PROBLEM DESCRIPTION: Write down each entry again, exactly as it reads.

DATA FOR PROCESSING:
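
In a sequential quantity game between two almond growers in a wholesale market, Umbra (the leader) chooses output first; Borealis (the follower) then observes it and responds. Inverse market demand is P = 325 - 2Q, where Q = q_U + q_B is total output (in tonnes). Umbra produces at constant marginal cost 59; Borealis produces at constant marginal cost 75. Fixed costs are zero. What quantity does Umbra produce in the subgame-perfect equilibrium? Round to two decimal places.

The follower Borealis best-responds to any q_U: π_B = (325 - 2Q)q_B - 75q_B.
Setting the follower's marginal profit to zero, 250 - 2q_U - 4q_B = 0, i.e. q_B = (250 - 2q_U)/4.
The leader anticipates this reaction. Substituting into P = 325 - 2Q gives P = 200 - q_U, so π_U = (200 - q_U)q_U - 59q_U.
Leader FOC: 141 - 2q_U = 0, so q_U = 141/2.
Then q_B = (250 - 2·(141/2))/4 = 109/4.

70.50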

TASK ANSWER:
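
In a sequential quantity game between two almond growers in a wholesale market, Umbra (the leader) chooses output first; Borealis (the follower) then observes it and responds. Inverse market demand is P = 325 - 2Q, where Q = q_U + q_B is total output (in tonnes). Umbra produces at constant marginal cost 59; Borealis produces at constant marginal cost 75. Fixed costs are zero. What quantity does Umbra produce in the subgame-perfect equilibrium? Round to two decimal places.

The follower Borealis best-responds to any q_U: π_B = (325 - 2Q)q_B - 75q_B.
Setting the follower's marginal profit to zero, 250 - 2q_U - 4q_B = 0, i.e. q_B = (250 - 2q_U)/4.
The leader anticipates this reaction. Substituting into P = 325 - 2Q gives P = 200 - q_U, so π_U = (200 - q_U)q_U - 59q_U.
Leader FOC: 141 - 2q_U = 0, so q_U = 141/2.
Then q_B = (250 - 2·(141/2))/4 = 109/4.

70.50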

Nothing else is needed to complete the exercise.